Dataset records:
━━━━━━

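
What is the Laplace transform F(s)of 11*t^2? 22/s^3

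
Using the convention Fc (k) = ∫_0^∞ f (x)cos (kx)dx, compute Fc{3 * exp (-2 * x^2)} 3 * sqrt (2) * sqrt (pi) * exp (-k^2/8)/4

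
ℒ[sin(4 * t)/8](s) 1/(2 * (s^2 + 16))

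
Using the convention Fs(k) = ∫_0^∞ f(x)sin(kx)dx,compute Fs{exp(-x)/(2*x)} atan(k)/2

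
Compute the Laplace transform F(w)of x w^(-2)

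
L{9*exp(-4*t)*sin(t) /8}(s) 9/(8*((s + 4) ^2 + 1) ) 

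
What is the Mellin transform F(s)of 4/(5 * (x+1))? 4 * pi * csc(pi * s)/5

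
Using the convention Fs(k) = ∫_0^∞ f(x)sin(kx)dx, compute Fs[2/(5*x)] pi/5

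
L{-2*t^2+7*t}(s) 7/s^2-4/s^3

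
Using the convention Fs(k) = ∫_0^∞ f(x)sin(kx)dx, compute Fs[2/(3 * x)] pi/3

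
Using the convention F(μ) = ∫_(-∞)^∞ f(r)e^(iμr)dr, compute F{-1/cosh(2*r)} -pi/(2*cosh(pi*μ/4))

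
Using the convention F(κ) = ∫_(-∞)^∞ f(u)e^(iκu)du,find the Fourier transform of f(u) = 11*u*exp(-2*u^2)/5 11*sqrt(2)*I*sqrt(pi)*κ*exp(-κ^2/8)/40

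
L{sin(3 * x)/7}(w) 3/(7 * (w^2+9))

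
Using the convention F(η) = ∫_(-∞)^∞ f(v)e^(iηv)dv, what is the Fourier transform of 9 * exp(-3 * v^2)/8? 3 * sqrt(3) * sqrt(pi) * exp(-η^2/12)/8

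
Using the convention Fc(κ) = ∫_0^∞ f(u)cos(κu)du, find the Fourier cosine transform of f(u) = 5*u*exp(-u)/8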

━━━━━━

# ASSIGNMENT
Please repeat each entry exactly as written.

# ANSWER BOX
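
What is the Laplace transform F(s)of 11*t^2? 22/s^3

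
Using the convention Fc (k) = ∫_0^∞ f (x)cos (kx)dx, compute Fc{3 * exp (-2 * x^2)} 3 * sqrt (2) * sqrt (pi) * exp (-k^2/8)/4

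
ℒ[sin(4 * t)/8](s) 1/(2 * (s^2 + 16))

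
Using the convention Fs(k) = ∫_0^∞ f(x)sin(kx)dx,compute Fs{exp(-x)/(2*x)} atan(k)/2

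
Compute the Laplace transform F(w)of x w^(-2)

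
L{9*exp(-4*t)*sin(t) /8}(s) 9/(8*((s + 4) ^2 + 1) ) 

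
What is the Mellin transform F(s)of 4/(5 * (x+1))? 4 * pi * csc(pi * s)/5

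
Using the convention Fs(k) = ∫_0^∞ f(x)sin(kx)dx, compute Fs[2/(5*x)] pi/5

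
L{-2*t^2+7*t}(s) 7/s^2-4/s^3

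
Using the convention Fs(k) = ∫_0^∞ f(x)sin(kx)dx, compute Fs[2/(3 * x)] pi/3

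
Using the convention F(μ) = ∫_(-∞)^∞ f(r)e^(iμr)dr, compute F{-1/cosh(2*r)} -pi/(2*cosh(pi*μ/4))

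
Using the convention F(κ) = ∫_(-∞)^∞ f(u)e^(iκu)du,find the Fourier transform of f(u) = 11*u*exp(-2*u^2)/5 11*sqrt(2)*I*sqrt(pi)*κ*exp(-κ^2/8)/40

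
L{sin(3 * x)/7}(w) 3/(7 * (w^2+9))

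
Using the convention F(η) = ∫_(-∞)^∞ f(v)e^(iηv)dv, what is the Fourier transform of 9 * exp(-3 * v^2)/8? 3 * sqrt(3) * sqrt(pi) * exp(-η^2/12)/8

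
Using the convention Fc(κ) = ∫_0^∞ f(u)cos(κu)du, find the Fourier cosine transform of f(u) = 5*u*exp(-u)/8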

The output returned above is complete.